— WHAT TO PRODUCE —
From the data below, copy each line that includes the word "saved".

— PROVIDED MATERIAL —
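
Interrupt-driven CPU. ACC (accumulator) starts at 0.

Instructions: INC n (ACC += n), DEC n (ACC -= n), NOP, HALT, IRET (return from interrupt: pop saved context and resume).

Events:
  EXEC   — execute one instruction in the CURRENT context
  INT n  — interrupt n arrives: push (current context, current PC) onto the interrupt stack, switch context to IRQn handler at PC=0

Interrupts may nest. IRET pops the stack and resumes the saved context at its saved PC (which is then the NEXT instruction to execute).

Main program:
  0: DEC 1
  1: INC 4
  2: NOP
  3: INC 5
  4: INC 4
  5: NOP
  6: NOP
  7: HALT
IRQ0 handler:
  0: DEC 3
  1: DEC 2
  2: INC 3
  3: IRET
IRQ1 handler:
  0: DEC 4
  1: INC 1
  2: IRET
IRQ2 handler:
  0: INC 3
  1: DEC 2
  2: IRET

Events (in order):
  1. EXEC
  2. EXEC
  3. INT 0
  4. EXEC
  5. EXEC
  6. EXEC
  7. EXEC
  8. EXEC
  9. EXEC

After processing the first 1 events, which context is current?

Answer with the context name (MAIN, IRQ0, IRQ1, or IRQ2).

Event 1 (EXEC): [MAIN] PC=0: DEC 1 -> ACC=-1

Answer: MAIN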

— REPLY —
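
Instructions: INC n (ACC += n), DEC n (ACC -= n), NOP, HALT, IRET (return from interrupt: pop saved context and resume).
Interrupts may nest. IRET pops the stack and resumes the saved context at its saved PC (which is then the NEXT instruction to execute).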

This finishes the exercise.